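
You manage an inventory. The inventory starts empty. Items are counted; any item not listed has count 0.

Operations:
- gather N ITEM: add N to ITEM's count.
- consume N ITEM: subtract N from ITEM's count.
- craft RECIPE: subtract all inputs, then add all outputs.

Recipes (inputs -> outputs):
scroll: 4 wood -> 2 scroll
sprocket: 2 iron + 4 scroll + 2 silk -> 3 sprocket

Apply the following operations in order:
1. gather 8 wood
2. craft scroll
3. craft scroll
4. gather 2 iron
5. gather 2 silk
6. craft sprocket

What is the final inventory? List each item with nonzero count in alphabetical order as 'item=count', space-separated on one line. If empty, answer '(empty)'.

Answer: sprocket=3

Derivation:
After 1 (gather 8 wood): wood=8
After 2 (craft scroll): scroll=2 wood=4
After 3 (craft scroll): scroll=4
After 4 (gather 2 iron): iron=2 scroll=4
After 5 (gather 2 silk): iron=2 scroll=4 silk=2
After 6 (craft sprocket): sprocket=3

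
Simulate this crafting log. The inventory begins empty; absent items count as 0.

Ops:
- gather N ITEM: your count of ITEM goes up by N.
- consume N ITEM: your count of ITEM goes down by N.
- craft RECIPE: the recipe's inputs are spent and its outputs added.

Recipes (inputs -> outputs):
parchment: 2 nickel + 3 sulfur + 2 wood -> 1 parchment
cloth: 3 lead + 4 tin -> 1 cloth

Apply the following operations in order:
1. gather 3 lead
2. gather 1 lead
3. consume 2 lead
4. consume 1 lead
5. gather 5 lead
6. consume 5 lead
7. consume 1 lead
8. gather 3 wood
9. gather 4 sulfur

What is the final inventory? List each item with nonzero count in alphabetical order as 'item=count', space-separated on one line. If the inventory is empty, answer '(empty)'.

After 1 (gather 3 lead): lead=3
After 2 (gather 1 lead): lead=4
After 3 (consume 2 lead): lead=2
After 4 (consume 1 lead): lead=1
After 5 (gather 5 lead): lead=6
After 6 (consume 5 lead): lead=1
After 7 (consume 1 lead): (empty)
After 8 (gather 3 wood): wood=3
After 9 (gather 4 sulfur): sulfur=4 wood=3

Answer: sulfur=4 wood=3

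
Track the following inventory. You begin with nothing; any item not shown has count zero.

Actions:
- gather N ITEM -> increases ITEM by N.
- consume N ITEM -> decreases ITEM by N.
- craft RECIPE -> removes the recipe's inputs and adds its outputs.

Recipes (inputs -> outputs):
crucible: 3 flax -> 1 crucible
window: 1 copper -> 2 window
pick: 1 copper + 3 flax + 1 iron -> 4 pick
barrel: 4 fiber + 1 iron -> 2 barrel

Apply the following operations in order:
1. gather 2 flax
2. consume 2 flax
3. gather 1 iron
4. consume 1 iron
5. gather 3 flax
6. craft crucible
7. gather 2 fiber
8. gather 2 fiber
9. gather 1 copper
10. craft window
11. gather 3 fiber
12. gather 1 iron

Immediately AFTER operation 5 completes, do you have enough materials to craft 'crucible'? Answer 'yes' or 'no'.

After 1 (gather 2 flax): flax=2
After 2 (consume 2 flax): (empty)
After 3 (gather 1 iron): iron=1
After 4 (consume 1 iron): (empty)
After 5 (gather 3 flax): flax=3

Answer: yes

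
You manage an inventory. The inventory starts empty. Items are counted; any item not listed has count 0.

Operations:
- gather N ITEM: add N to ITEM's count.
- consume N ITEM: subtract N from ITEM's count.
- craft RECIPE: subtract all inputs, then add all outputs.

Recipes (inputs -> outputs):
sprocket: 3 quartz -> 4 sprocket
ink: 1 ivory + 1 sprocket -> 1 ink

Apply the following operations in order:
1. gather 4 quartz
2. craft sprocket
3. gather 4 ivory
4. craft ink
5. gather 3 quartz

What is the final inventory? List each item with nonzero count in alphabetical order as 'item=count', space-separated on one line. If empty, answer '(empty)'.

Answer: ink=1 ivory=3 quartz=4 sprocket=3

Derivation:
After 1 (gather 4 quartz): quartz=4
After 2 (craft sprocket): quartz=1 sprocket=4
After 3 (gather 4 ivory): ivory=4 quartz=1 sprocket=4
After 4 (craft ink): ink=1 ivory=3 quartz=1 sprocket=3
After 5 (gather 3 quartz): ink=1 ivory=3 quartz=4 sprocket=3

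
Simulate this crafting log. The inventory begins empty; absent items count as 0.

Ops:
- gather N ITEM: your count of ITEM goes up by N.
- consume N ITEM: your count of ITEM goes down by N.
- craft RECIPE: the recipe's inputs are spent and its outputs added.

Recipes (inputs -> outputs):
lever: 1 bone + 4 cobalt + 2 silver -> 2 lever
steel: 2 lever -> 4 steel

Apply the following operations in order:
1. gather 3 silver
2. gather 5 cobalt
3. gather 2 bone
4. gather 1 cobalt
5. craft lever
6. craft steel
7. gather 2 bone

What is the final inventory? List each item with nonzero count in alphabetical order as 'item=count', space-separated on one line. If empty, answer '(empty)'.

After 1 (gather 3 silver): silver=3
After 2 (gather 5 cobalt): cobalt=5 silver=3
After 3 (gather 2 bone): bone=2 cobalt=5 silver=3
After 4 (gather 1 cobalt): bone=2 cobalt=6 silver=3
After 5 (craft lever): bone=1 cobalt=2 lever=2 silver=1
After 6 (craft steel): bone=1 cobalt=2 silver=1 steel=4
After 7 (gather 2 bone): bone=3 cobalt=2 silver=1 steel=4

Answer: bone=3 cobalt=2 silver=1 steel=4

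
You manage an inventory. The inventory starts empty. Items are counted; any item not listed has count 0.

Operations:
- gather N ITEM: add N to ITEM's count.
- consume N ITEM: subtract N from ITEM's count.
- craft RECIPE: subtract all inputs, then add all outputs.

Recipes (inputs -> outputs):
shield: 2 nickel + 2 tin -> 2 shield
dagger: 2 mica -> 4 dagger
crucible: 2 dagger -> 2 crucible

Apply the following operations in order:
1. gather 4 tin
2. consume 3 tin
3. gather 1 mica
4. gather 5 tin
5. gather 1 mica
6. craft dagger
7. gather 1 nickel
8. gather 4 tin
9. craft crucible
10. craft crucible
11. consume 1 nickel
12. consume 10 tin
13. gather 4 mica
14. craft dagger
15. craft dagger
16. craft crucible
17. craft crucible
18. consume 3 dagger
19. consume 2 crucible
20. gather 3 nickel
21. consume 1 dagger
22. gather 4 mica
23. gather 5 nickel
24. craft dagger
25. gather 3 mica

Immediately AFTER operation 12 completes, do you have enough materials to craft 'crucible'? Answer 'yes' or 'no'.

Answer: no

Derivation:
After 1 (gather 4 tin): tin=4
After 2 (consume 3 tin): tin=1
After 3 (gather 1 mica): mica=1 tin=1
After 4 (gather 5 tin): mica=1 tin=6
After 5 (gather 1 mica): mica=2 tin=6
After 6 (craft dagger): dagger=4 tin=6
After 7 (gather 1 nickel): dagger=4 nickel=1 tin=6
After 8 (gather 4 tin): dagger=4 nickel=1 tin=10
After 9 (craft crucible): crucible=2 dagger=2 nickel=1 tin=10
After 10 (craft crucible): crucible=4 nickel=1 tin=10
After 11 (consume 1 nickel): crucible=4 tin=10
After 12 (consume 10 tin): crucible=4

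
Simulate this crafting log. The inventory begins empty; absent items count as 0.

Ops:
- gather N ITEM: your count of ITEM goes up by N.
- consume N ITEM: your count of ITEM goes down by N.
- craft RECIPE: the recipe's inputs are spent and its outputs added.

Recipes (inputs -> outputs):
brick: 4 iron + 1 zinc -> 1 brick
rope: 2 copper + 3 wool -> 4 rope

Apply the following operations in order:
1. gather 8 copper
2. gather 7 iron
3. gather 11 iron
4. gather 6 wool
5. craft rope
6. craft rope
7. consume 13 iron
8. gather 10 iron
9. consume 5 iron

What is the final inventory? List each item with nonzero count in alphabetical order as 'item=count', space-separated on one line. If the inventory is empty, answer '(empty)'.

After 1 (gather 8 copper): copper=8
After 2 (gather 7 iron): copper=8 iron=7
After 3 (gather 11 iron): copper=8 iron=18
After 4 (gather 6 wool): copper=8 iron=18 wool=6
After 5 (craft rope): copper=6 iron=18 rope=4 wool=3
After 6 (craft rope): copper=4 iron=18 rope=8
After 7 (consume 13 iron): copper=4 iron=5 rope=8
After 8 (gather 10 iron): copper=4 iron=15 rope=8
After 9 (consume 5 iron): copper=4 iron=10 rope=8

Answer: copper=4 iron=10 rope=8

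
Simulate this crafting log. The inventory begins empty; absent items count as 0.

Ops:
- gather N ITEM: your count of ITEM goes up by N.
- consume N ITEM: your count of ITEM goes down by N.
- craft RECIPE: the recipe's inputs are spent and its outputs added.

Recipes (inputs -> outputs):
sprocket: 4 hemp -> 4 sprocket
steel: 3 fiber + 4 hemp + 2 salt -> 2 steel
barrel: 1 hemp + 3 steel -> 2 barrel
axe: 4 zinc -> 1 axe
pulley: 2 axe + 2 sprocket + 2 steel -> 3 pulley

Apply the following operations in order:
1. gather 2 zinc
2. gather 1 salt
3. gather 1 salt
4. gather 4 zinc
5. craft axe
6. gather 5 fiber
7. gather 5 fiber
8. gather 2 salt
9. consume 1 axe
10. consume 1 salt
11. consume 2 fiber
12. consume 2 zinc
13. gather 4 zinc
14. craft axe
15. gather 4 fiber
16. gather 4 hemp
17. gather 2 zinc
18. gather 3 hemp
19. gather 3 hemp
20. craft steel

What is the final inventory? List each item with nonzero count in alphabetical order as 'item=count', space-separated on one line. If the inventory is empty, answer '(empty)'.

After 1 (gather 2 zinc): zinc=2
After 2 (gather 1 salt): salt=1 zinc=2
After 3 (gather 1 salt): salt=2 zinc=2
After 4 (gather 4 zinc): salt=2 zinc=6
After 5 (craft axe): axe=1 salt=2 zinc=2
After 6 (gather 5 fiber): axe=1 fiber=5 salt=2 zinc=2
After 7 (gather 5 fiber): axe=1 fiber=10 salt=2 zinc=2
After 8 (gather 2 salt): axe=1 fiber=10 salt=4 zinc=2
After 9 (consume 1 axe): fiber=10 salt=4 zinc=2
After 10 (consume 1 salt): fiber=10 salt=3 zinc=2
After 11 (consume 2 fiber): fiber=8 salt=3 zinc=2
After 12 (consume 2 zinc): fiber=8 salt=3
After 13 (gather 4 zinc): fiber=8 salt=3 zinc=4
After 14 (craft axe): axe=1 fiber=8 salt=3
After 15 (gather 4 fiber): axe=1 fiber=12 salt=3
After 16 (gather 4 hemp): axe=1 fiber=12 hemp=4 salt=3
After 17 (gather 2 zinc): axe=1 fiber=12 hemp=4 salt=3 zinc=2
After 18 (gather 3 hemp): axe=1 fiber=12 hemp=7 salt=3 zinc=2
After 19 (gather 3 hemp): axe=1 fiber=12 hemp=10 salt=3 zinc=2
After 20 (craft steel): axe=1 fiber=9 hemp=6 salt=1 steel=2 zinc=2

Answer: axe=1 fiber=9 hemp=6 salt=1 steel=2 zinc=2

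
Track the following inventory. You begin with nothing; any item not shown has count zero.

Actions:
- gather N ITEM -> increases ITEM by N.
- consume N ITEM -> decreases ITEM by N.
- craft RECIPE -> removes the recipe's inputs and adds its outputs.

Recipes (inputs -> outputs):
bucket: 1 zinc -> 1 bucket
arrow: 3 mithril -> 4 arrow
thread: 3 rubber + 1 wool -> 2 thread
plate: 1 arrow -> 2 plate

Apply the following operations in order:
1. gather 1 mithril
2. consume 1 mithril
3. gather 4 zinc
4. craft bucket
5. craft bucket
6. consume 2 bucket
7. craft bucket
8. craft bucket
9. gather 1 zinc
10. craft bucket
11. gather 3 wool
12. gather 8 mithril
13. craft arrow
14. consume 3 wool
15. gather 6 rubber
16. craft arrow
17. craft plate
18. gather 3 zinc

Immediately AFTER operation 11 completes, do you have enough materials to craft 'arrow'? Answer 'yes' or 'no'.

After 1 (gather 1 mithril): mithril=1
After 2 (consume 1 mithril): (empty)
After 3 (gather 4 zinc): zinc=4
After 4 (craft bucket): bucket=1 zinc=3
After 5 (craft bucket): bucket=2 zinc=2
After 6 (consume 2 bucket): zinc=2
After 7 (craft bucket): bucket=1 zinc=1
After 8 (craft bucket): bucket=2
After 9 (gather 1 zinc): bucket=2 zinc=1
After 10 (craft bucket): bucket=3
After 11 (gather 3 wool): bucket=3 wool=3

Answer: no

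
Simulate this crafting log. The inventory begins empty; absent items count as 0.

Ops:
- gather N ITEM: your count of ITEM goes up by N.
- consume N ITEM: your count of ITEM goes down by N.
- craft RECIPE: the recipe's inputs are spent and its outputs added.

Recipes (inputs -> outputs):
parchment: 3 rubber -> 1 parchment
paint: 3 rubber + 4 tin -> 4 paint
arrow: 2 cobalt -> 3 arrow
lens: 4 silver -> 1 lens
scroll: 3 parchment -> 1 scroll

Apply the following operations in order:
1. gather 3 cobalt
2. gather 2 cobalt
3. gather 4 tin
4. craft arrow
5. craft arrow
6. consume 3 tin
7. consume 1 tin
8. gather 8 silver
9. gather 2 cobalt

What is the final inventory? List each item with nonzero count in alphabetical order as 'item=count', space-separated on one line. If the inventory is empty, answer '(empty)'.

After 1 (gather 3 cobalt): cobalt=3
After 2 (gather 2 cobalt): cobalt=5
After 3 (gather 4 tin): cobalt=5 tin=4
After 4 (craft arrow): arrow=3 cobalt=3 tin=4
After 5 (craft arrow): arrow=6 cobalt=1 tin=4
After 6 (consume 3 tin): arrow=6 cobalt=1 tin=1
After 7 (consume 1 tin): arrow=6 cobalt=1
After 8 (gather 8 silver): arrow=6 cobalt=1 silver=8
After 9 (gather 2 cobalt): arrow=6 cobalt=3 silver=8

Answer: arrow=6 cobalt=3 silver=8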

────────────────────

**WHAT TO WORK ON**
Copy each line, exactly, that falls between the line containing "3. gather 4 tin" and the end of the entries, both included.

**RESULT**
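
3. gather 4 tin
4. craft arrow
5. craft arrow
6. consume 3 tin
7. consume 1 tin
8. gather 8 silver
9. gather 2 cobalt

What is the final inventory? List each item with nonzero count in alphabetical order as 'item=count', space-separated on one line. If the inventory is empty, answer '(empty)'.

After 1 (gather 3 cobalt): cobalt=3
After 2 (gather 2 cobalt): cobalt=5
After 3 (gather 4 tin): cobalt=5 tin=4
After 4 (craft arrow): arrow=3 cobalt=3 tin=4
After 5 (craft arrow): arrow=6 cobalt=1 tin=4
After 6 (consume 3 tin): arrow=6 cobalt=1 tin=1
After 7 (consume 1 tin): arrow=6 cobalt=1
After 8 (gather 8 silver): arrow=6 cobalt=1 silver=8
After 9 (gather 2 cobalt): arrow=6 cobalt=3 silver=8

Answer: arrow=6 cobalt=3 silver=8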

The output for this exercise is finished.